→ **Work task**
Exactly as written, transcribe the data that follows.

(Stored data)
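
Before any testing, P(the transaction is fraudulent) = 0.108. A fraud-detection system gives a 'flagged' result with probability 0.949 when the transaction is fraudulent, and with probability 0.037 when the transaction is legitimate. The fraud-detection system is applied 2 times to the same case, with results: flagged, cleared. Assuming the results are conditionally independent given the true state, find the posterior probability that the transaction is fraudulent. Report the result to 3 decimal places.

Posterior P(H) ≈ 0.141

Let H be the event that the transaction is fraudulent; start with P(H) = 0.108. P('flagged'|H) = 0.949, P('flagged'|¬H) = 0.037.
Update on result 1 ('flagged'): P(H) ← 0.949·0.1080 / (0.949·0.1080 + 0.037·0.8920) = 0.10249/0.13550 = 0.7564.
Update on result 2 ('cleared'): P(H) ← 0.051·0.7564 / (0.051·0.7564 + 0.963·0.2436) = 0.038577/0.27314 = 0.1412.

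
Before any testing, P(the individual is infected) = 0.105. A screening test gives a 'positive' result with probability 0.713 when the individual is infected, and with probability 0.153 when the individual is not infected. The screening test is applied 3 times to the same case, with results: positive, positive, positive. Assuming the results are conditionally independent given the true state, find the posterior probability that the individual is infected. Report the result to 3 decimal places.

Let H be the event that the individual is infected; start with P(H) = 0.105. P('positive'|H) = 0.713, P('positive'|¬H) = 0.153.
Update on result 1 ('positive'): P(H) ← 0.713·0.1050 / (0.713·0.1050 + 0.153·0.8950) = 0.074865/0.21180 = 0.3535.
Update on result 2 ('positive'): P(H) ← 0.713·0.3535 / (0.713·0.3535 + 0.153·0.6465) = 0.25202/0.35094 = 0.7181.
Update on result 3 ('positive'): P(H) ← 0.713·0.7181 / (0.713·0.7181 + 0.153·0.2819) = 0.51203/0.55515 = 0.9223.

Posterior P(H) ≈ 0.922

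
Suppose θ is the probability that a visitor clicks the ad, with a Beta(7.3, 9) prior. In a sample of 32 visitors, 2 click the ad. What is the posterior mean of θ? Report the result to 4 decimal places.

The binomial likelihood is conjugate to the Beta prior: with 2 successes and 30 failures, the posterior is Beta(7.3+2, 9+30) = Beta(9.3, 39).
Posterior mean = α/(α+β) = 9.3/48.3 = 0.1925.

Posterior mean ≈ 0.1925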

→ **Output for this task**
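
Before any testing, P(the transaction is fraudulent) = 0.108. A fraud-detection system gives a 'flagged' result with probability 0.949 when the transaction is fraudulent, and with probability 0.037 when the transaction is legitimate. The fraud-detection system is applied 2 times to the same case, with results: flagged, cleared. Assuming the results are conditionally independent given the true state, find the posterior probability that the transaction is fraudulent. Report the result to 3 decimal places.

Posterior P(H) ≈ 0.141

Let H be the event that the transaction is fraudulent; start with P(H) = 0.108. P('flagged'|H) = 0.949, P('flagged'|¬H) = 0.037.
Update on result 1 ('flagged'): P(H) ← 0.949·0.1080 / (0.949·0.1080 + 0.037·0.8920) = 0.10249/0.13550 = 0.7564.
Update on result 2 ('cleared'): P(H) ← 0.051·0.7564 / (0.051·0.7564 + 0.963·0.2436) = 0.038577/0.27314 = 0.1412.

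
Before any testing, P(the individual is infected) = 0.105. A screening test gives a 'positive' result with probability 0.713 when the individual is infected, and with probability 0.153 when the individual is not infected. The screening test is applied 3 times to the same case, with results: positive, positive, positive. Assuming the results are conditionally independent given the true state, find the posterior probability that the individual is infected. Report the result to 3 decimal places.

Let H be the event that the individual is infected; start with P(H) = 0.105. P('positive'|H) = 0.713, P('positive'|¬H) = 0.153.
Update on result 1 ('positive'): P(H) ← 0.713·0.1050 / (0.713·0.1050 + 0.153·0.8950) = 0.074865/0.21180 = 0.3535.
Update on result 2 ('positive'): P(H) ← 0.713·0.3535 / (0.713·0.3535 + 0.153·0.6465) = 0.25202/0.35094 = 0.7181.
Update on result 3 ('positive'): P(H) ← 0.713·0.7181 / (0.713·0.7181 + 0.153·0.2819) = 0.51203/0.55515 = 0.9223.

Posterior P(H) ≈ 0.922

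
Suppose θ is the probability that a visitor clicks the ad, with a Beta(7.3, 9) prior. In a sample of 32 visitors, 2 click the ad. What is the posterior mean of θ? Report the result to 4 decimal places.

The binomial likelihood is conjugate to the Beta prior: with 2 successes and 30 failures, the posterior is Beta(7.3+2, 9+30) = Beta(9.3, 39).
Posterior mean = α/(α+β) = 9.3/48.3 = 0.1925.

Posterior mean ≈ 0.1925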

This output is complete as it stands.